Would you please copy every line below that includes the string "fricatives"?

__Input material__
-------------------------

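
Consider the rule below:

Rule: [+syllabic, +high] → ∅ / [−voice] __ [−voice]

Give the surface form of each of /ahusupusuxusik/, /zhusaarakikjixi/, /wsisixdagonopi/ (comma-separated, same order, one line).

ahspsxsk, zhsaarakkjixi, wssxdagonopi

/ahusupusuxusik/: /u/ is a high vowel flanked by voiceless consonants /h/ and /s/, so it deletes. /u/ is a high vowel flanked by voiceless consonants /s/ and /p/, so it deletes. /u/ is a high vowel flanked by voiceless consonants /p/ and /s/, so it deletes. /u/ is a high vowel flanked by voiceless consonants /s/ and /x/, so it deletes. /u/ is a high vowel flanked by voiceless consonants /x/ and /s/, so it deletes. /i/ is a high vowel flanked by voiceless consonants /s/ and /k/, so it deletes. → [ahspsxsk].
/zhusaarakikjixi/: /u/ is a high vowel flanked by voiceless consonants /h/ and /s/, so it deletes. /i/ is a high vowel flanked by voiceless consonants /k/ and /k/, so it deletes. → [zhsaarakkjixi].
/wsisixdagonopi/: /i/ is a high vowel flanked by voiceless consonants /s/ and /s/, so it deletes. /i/ is a high vowel flanked by voiceless consonants /s/ and /x/, so it deletes. → [wssxdagonopi].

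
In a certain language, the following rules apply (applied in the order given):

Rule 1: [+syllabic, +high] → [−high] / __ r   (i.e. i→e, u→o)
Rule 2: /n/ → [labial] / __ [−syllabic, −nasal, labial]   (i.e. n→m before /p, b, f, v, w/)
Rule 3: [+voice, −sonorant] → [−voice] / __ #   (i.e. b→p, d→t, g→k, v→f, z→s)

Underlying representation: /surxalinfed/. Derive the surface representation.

sorxalimfet

Rule 1 (pre-rhotic lowering): /u/ is a high vowel immediately before /r/, so it lowers to [o]. /surxalinfed/ → sorxalinfed.
Rule 2 (nasal place assimilation): /n/ precedes the labial consonant /f/, so it assimilates in place to [m]. /sorxalinfed/ → sorxalimfed.
Rule 3 (final devoicing): /d/ is a voiced obstruent in word-final position, so it devoices to [t]. /sorxalimfed/ → sorxalimfet.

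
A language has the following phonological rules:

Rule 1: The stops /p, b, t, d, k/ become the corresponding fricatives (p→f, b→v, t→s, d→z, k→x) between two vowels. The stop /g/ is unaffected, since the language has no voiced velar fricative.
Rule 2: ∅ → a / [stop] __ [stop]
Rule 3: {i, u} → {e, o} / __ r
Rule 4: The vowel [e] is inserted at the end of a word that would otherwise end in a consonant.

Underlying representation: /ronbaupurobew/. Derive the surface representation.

ronbauforovewe

Rule 1 (intervocalic spirantization): /p/ is a stop between vowels /u/ and /u/, so it spirantizes to the fricative [f]. /b/ is a stop between vowels /o/ and /e/, so it spirantizes to the fricative [v]. /ronbaupurobew/ → ronbaufurovew.
Rule 2 (stop-cluster a-epenthesis): no segment meets the environment; /ronbaufurovew/ is unchanged.
Rule 3 (pre-rhotic lowering): /u/ is a high vowel immediately before /r/, so it lowers to [o]. /ronbaufurovew/ → ronbauforovew.
Rule 4 (final e-epenthesis): the form ends in the consonant /w/, so [e] is inserted word-finally. /ronbauforovew/ → ronbauforovewe.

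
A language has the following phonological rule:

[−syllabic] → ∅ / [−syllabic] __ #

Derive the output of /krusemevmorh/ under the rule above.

krusemevmor

/h/ is the second consonant of a word-final cluster /rh/, so it deletes.
The other instances of /k/, /r/, /s/, /m/, /v/ do not occur in the required environment and remain unchanged.
Surface form: [krusemevmor].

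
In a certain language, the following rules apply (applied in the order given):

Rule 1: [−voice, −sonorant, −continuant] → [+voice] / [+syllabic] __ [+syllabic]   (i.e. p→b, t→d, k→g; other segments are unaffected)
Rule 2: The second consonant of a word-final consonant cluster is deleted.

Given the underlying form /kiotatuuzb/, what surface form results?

Rule 1 (intervocalic voicing): /t/ is a voiceless stop between vowels /o/ and /a/, so it voices to [d]. /t/ is a voiceless stop between vowels /a/ and /u/, so it voices to [d]. /kiotatuuzb/ → kiodaduuzb.
Rule 2 (final cluster simplification): /b/ is the second consonant of a word-final cluster /zb/, so it deletes. /kiodaduuzb/ → kiodaduuz.

kiodaduuz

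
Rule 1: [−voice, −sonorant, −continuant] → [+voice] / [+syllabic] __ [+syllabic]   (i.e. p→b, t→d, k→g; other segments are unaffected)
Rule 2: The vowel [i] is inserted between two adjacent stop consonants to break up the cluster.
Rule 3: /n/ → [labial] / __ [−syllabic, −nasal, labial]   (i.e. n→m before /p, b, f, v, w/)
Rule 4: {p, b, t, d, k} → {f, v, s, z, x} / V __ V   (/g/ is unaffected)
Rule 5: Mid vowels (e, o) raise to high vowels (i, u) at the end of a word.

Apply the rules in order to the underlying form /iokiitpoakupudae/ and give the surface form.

iogiisifoaguvuzai

Rule 1 (intervocalic voicing): /k/ is a voiceless stop between vowels /o/ and /i/, so it voices to [g]. /k/ is a voiceless stop between vowels /a/ and /u/, so it voices to [g]. /p/ is a voiceless stop between vowels /u/ and /u/, so it voices to [b]. /iokiitpoakupudae/ → iogiitpoagubudae.
Rule 2 (stop-cluster i-epenthesis): /t/ and /p/ form a stop–stop cluster, so [i] is inserted between them. /iogiitpoagubudae/ → iogiitipoagubudae.
Rule 3 (nasal place assimilation): no segment meets the environment; /iogiitipoagubudae/ is unchanged.
Rule 4 (intervocalic spirantization): /t/ is a stop between vowels /i/ and /i/, so it spirantizes to the fricative [s]. /p/ is a stop between vowels /i/ and /o/, so it spirantizes to the fricative [f]. /b/ is a stop between vowels /u/ and /u/, so it spirantizes to the fricative [v]. /d/ is a stop between vowels /u/ and /a/, so it spirantizes to the fricative [z]. /iogiitipoagubudae/ → iogiisifoaguvuzae.
Rule 5 (final vowel raising): /e/ is a mid vowel in word-final position, so it raises to [i]. /iogiisifoaguvuzae/ → iogiisifoaguvuzai.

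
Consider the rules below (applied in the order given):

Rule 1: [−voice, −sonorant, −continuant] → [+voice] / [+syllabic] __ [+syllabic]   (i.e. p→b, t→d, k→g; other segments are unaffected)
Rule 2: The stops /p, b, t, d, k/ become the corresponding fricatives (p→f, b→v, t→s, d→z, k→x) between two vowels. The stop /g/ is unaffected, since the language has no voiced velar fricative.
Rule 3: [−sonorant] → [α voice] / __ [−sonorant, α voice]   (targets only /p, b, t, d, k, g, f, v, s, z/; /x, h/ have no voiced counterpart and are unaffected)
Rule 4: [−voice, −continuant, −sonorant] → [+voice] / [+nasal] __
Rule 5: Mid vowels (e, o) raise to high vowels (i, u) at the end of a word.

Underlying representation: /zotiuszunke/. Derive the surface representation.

Rule 1 (intervocalic voicing): /t/ is a voiceless stop between vowels /o/ and /i/, so it voices to [d]. /zotiuszunke/ → zodiuszunke.
Rule 2 (intervocalic spirantization): /d/ is a stop between vowels /o/ and /i/, so it spirantizes to the fricative [z]. /zodiuszunke/ → zoziuszunke.
Rule 3 (regressive voicing assimilation): /s/ precedes the voiced obstruent /z/, so it voices to [z] by assimilation. /zoziuszunke/ → zoziuzzunke.
Rule 4 (post-nasal voicing): /k/ is a voiceless stop immediately after the nasal /n/, so it voices to [g]. /zoziuzzunke/ → zoziuzzunge.
Rule 5 (final vowel raising): /e/ is a mid vowel in word-final position, so it raises to [i]. /zoziuzzunge/ → zoziuzzungi.

zoziuzzungi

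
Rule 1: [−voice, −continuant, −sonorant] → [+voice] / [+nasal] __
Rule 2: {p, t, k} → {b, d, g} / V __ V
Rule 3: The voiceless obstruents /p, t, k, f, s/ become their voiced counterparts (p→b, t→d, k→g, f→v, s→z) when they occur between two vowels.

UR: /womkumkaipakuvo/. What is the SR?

Rule 1 (post-nasal voicing): /k/ is a voiceless stop immediately after the nasal /m/, so it voices to [g]. /k/ is a voiceless stop immediately after the nasal /m/, so it voices to [g]. /womkumkaipakuvo/ → womgumgaipakuvo.
Rule 2 (intervocalic voicing): /p/ is a voiceless stop between vowels /i/ and /a/, so it voices to [b]. /k/ is a voiceless stop between vowels /a/ and /u/, so it voices to [g]. /womgumgaipakuvo/ → womgumgaibaguvo.
Rule 3 (intervocalic voicing): no segment meets the environment; /womgumgaibaguvo/ is unchanged.

womgumgaibaguvo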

-------------------------

__Output of the exercise__
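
Rule 1: The stops /p, b, t, d, k/ become the corresponding fricatives (p→f, b→v, t→s, d→z, k→x) between two vowels. The stop /g/ is unaffected, since the language has no voiced velar fricative.
Rule 2: The stops /p, b, t, d, k/ become the corresponding fricatives (p→f, b→v, t→s, d→z, k→x) between two vowels. The stop /g/ is unaffected, since the language has no voiced velar fricative.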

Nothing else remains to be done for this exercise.